Data shown: Begin

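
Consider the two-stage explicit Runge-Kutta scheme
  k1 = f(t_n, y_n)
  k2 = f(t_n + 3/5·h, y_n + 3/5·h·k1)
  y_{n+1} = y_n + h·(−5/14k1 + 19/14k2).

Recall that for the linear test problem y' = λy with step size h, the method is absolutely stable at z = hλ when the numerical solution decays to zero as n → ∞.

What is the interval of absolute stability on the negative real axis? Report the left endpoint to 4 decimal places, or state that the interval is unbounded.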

Data shown: End

_What is needed_: Please give back all of the data exactly as it appears.

_Written reply_:
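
Consider the two-stage explicit Runge-Kutta scheme
  k1 = f(t_n, y_n)
  k2 = f(t_n + 3/5·h, y_n + 3/5·h·k1)
  y_{n+1} = y_n + h·(−5/14k1 + 19/14k2).

Recall that for the linear test problem y' = λy with step size h, the method is absolutely stable at z = hλ when the numerical solution decays to zero as n → ∞.

What is the interval of absolute stability on the negative real axis? Report the left endpoint to 4 decimal places, or state that the interval is unbounded.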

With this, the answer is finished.